TASK TO COMPLETE: Each line must appear in the answer exactly as it does in the data.

Stored data entries:
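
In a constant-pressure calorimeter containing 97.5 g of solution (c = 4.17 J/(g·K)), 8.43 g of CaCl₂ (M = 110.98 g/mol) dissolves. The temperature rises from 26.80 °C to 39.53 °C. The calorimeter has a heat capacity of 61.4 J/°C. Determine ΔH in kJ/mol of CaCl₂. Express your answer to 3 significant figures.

ΔH = -78.4 kJ/mol

|ΔT| = |39.53 − 26.80| = 12.73 °C
|q_surr| = (97.5 × 4.17 + 61.4) × 12.73 = 467.975 × 12.73 = 5957 J
n(CaCl₂) = 8.43 / 110.98 = 0.07596 mol
Temperature rose, so q_rxn = −|q_surr| = -5.957 kJ
ΔH = q_rxn / n = -78.42 kJ/mol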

RESPONSE BELOW:
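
In a constant-pressure calorimeter containing 97.5 g of solution (c = 4.17 J/(g·K)), 8.43 g of CaCl₂ (M = 110.98 g/mol) dissolves. The temperature rises from 26.80 °C to 39.53 °C. The calorimeter has a heat capacity of 61.4 J/°C. Determine ΔH in kJ/mol of CaCl₂. Express your answer to 3 significant figures.

ΔH = -78.4 kJ/mol

|ΔT| = |39.53 − 26.80| = 12.73 °C
|q_surr| = (97.5 × 4.17 + 61.4) × 12.73 = 467.975 × 12.73 = 5957 J
n(CaCl₂) = 8.43 / 110.98 = 0.07596 mol
Temperature rose, so q_rxn = −|q_surr| = -5.957 kJ
ΔH = q_rxn / n = -78.42 kJ/mol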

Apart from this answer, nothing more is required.